EXTRACTED INFORMATION -

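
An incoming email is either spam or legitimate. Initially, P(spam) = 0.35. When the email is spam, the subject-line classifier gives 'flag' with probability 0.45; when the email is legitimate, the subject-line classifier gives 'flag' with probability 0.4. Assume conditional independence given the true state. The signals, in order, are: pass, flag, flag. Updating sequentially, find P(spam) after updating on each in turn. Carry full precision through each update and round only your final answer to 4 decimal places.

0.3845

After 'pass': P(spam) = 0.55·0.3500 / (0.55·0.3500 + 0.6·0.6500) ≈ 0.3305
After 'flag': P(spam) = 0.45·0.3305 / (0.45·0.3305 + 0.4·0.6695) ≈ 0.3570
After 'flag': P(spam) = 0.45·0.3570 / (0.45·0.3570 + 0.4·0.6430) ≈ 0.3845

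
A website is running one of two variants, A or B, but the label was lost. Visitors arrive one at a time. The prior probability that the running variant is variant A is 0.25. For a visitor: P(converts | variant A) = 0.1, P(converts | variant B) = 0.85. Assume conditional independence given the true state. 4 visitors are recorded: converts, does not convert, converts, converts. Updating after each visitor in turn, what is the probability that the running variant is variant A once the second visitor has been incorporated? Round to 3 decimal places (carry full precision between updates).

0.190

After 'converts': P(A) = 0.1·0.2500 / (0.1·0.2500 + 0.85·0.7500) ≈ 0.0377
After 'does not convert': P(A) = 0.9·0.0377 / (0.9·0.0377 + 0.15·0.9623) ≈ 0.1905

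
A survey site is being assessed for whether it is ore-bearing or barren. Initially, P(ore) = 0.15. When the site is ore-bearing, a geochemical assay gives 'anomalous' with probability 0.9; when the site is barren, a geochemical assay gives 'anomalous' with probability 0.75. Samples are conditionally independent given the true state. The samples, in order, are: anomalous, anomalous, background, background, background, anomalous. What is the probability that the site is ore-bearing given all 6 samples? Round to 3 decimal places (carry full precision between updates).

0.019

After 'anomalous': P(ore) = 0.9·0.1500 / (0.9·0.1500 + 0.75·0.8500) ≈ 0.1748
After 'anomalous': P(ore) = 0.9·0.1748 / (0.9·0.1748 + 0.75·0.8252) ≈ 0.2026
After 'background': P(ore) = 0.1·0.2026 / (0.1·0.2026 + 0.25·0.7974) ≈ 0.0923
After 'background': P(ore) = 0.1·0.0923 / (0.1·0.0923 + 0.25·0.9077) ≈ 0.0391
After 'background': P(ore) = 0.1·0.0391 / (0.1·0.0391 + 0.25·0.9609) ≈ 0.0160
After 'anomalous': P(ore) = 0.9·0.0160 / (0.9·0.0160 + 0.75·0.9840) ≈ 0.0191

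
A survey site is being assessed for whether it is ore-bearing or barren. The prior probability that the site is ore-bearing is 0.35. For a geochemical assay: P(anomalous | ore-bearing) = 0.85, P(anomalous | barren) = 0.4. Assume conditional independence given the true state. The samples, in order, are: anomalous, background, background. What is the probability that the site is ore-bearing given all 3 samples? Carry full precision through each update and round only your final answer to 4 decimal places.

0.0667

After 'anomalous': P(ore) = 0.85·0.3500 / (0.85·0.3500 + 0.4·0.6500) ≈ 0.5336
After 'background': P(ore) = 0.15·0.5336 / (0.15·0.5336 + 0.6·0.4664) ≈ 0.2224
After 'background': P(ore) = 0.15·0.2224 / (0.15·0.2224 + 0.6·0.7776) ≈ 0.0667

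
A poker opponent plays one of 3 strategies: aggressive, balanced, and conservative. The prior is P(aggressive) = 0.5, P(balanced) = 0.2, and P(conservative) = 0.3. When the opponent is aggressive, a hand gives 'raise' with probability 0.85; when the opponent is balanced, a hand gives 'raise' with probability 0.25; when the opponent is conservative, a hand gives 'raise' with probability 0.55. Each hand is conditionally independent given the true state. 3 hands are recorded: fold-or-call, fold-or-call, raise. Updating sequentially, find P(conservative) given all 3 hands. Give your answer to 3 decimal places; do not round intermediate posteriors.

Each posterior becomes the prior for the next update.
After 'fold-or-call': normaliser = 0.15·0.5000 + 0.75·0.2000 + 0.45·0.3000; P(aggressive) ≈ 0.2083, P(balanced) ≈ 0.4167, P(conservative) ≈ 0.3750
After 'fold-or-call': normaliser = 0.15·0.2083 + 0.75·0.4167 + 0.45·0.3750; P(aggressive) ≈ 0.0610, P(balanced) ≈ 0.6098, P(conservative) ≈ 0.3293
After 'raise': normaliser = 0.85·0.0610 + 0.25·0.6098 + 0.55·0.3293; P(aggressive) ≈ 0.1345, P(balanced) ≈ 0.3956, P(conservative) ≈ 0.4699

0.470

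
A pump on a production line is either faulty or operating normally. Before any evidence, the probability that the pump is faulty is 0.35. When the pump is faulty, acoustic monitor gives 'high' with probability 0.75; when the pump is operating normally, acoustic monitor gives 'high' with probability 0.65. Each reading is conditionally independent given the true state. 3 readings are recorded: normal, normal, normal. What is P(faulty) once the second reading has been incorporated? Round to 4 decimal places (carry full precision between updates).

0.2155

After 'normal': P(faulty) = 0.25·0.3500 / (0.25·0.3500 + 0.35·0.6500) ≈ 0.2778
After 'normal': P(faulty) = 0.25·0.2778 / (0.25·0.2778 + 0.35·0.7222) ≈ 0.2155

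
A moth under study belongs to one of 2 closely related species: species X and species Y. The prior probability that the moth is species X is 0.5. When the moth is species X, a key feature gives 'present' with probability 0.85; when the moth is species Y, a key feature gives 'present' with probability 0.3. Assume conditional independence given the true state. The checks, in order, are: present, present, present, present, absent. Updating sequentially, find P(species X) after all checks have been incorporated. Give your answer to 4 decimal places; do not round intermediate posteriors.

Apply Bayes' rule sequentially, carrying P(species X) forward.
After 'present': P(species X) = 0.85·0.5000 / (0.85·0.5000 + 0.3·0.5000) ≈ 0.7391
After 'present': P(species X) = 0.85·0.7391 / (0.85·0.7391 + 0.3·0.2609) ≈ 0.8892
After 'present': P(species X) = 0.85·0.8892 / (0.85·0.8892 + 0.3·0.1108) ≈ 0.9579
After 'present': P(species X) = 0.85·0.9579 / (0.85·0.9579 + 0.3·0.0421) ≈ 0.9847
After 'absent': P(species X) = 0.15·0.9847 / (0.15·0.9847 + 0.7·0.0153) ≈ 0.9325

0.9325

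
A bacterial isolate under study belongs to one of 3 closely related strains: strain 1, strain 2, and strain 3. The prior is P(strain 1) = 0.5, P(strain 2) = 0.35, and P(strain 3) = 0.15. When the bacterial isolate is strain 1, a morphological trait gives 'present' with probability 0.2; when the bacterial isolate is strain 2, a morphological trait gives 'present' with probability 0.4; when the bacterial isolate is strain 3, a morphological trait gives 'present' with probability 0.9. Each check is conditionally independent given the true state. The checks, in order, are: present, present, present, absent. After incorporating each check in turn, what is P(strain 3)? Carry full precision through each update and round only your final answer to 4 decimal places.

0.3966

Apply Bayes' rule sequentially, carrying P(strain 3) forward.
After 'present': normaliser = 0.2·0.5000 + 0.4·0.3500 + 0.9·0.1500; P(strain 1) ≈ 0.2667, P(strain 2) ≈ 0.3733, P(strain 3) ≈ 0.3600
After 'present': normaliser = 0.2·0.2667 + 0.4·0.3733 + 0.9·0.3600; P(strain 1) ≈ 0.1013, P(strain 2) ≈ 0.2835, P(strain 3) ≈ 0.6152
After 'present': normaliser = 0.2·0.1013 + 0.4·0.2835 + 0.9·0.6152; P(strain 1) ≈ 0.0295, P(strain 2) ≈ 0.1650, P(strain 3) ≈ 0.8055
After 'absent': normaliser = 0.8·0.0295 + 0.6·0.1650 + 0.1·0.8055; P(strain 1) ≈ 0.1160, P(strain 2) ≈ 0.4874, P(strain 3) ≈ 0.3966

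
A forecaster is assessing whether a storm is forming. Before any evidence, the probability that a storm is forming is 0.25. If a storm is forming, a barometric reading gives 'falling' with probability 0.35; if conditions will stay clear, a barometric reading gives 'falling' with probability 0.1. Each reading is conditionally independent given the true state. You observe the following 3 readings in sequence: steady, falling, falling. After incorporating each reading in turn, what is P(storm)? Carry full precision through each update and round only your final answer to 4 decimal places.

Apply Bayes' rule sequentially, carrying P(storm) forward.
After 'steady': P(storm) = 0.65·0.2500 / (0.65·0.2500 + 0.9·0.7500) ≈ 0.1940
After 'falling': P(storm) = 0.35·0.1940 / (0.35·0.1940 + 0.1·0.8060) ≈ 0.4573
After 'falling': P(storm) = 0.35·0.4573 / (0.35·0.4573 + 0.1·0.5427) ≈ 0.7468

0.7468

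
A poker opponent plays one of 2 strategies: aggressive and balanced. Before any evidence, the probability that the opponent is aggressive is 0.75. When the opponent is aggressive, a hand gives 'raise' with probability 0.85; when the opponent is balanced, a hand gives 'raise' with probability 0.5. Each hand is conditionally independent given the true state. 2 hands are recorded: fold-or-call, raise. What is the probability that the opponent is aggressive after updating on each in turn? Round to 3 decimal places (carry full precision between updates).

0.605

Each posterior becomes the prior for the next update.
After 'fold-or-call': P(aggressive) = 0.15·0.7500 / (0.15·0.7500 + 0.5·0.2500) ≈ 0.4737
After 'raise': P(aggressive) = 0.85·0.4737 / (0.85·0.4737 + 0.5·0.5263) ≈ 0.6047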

EXERCISE REQUIREMENTS - Everything from the line containing "A forecaster is" to the end of the records must be written out exactly; include both of those lines and no others.

SOLUTION FOR THIS EXERCISE -
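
A forecaster is assessing whether a storm is forming. Before any evidence, the probability that a storm is forming is 0.25. If a storm is forming, a barometric reading gives 'falling' with probability 0.35; if conditions will stay clear, a barometric reading gives 'falling' with probability 0.1. Each reading is conditionally independent given the true state. You observe the following 3 readings in sequence: steady, falling, falling. After incorporating each reading in turn, what is P(storm)? Carry full precision through each update and round only your final answer to 4 decimal places.

Apply Bayes' rule sequentially, carrying P(storm) forward.
After 'steady': P(storm) = 0.65·0.2500 / (0.65·0.2500 + 0.9·0.7500) ≈ 0.1940
After 'falling': P(storm) = 0.35·0.1940 / (0.35·0.1940 + 0.1·0.8060) ≈ 0.4573
After 'falling': P(storm) = 0.35·0.4573 / (0.35·0.4573 + 0.1·0.5427) ≈ 0.7468

0.7468

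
A poker opponent plays one of 2 strategies: aggressive and balanced. Before any evidence, the probability that the opponent is aggressive is 0.75. When the opponent is aggressive, a hand gives 'raise' with probability 0.85; when the opponent is balanced, a hand gives 'raise' with probability 0.5. Each hand is conditionally independent given the true state. 2 hands are recorded: fold-or-call, raise. What is the probability that the opponent is aggressive after updating on each in turn? Round to 3 decimal places (carry full precision between updates).

0.605

Each posterior becomes the prior for the next update.
After 'fold-or-call': P(aggressive) = 0.15·0.7500 / (0.15·0.7500 + 0.5·0.2500) ≈ 0.4737
After 'raise': P(aggressive) = 0.85·0.4737 / (0.85·0.4737 + 0.5·0.5263) ≈ 0.6047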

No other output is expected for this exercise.